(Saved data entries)
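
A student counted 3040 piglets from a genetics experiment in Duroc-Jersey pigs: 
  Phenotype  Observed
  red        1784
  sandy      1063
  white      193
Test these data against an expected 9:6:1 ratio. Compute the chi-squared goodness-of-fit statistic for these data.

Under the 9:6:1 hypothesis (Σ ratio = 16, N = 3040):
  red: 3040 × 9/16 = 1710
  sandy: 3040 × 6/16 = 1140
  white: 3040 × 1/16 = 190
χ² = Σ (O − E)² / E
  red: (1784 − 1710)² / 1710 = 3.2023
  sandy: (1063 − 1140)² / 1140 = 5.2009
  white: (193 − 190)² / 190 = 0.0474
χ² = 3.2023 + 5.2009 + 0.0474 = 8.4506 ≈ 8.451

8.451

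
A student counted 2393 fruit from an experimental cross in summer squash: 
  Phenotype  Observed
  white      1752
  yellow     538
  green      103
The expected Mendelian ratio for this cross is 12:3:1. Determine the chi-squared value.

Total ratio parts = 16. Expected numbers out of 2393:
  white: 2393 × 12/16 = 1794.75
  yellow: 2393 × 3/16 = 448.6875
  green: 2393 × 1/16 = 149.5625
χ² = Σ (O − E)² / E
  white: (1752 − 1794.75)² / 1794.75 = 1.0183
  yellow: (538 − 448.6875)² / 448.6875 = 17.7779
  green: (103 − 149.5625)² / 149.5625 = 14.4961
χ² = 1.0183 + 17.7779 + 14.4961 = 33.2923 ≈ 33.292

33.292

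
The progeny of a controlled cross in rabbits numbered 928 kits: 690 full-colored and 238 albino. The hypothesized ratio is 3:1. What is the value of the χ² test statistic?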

■ Task
Whatever appears in the lines above should be copied exactly.

■ Exercise response
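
A student counted 3040 piglets from a genetics experiment in Duroc-Jersey pigs: 
  Phenotype  Observed
  red        1784
  sandy      1063
  white      193
Test these data against an expected 9:6:1 ratio. Compute the chi-squared goodness-of-fit statistic for these data.

Under the 9:6:1 hypothesis (Σ ratio = 16, N = 3040):
  red: 3040 × 9/16 = 1710
  sandy: 3040 × 6/16 = 1140
  white: 3040 × 1/16 = 190
χ² = Σ (O − E)² / E
  red: (1784 − 1710)² / 1710 = 3.2023
  sandy: (1063 − 1140)² / 1140 = 5.2009
  white: (193 − 190)² / 190 = 0.0474
χ² = 3.2023 + 5.2009 + 0.0474 = 8.4506 ≈ 8.451

8.451

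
A student counted 2393 fruit from an experimental cross in summer squash: 
  Phenotype  Observed
  white      1752
  yellow     538
  green      103
The expected Mendelian ratio for this cross is 12:3:1. Determine the chi-squared value.

Total ratio parts = 16. Expected numbers out of 2393:
  white: 2393 × 12/16 = 1794.75
  yellow: 2393 × 3/16 = 448.6875
  green: 2393 × 1/16 = 149.5625
χ² = Σ (O − E)² / E
  white: (1752 − 1794.75)² / 1794.75 = 1.0183
  yellow: (538 − 448.6875)² / 448.6875 = 17.7779
  green: (103 − 149.5625)² / 149.5625 = 14.4961
χ² = 1.0183 + 17.7779 + 14.4961 = 33.2923 ≈ 33.292

33.292

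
The progeny of a controlled cross in rabbits numbered 928 kits: 690 full-colored and 238 albino. The hypothesized ratio is 3:1. What is the value of the χ² test statistic?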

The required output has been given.